§ **Data extracts**:
________________________

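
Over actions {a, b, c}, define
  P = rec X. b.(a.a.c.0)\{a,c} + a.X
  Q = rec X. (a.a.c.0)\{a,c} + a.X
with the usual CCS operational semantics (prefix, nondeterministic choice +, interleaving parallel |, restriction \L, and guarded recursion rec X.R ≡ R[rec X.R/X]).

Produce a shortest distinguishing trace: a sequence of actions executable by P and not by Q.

b

P's transition system — 2 states:
  u0 = rec X. b.(a.a.c.0)\{a,c} + a.X → =a=> u0, =b=> u1
  u1 = (a.a.c.0)\{a,c} → deadlocked
Q's transition system — 1 states:
  v0 = rec X. (a.a.c.0)\{a,c} + a.X → =a=> v0
Run σ = ⟨b⟩ on P: start {u0}
  step 1 (b): {u1}
  — P admits the full trace.
Run σ = ⟨b⟩ on Q: start {v0}
  step 1 (b): ∅  — Q cannot continue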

________________________

§ **Aim of the exercise**:
The records above should be transcribed in full, with no differences.

§ **Answer to the problem**:
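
Over actions {a, b, c}, define
  P = rec X. b.(a.a.c.0)\{a,c} + a.X
  Q = rec X. (a.a.c.0)\{a,c} + a.X
with the usual CCS operational semantics (prefix, nondeterministic choice +, interleaving parallel |, restriction \L, and guarded recursion rec X.R ≡ R[rec X.R/X]).

Produce a shortest distinguishing trace: a sequence of actions executable by P and not by Q.

b

P's transition system — 2 states:
  u0 = rec X. b.(a.a.c.0)\{a,c} + a.X → =a=> u0, =b=> u1
  u1 = (a.a.c.0)\{a,c} → deadlocked
Q's transition system — 1 states:
  v0 = rec X. (a.a.c.0)\{a,c} + a.X → =a=> v0
Run σ = ⟨b⟩ on P: start {u0}
  step 1 (b): {u1}
  — P admits the full trace.
Run σ = ⟨b⟩ on Q: start {v0}
  step 1 (b): ∅  — Q cannot continue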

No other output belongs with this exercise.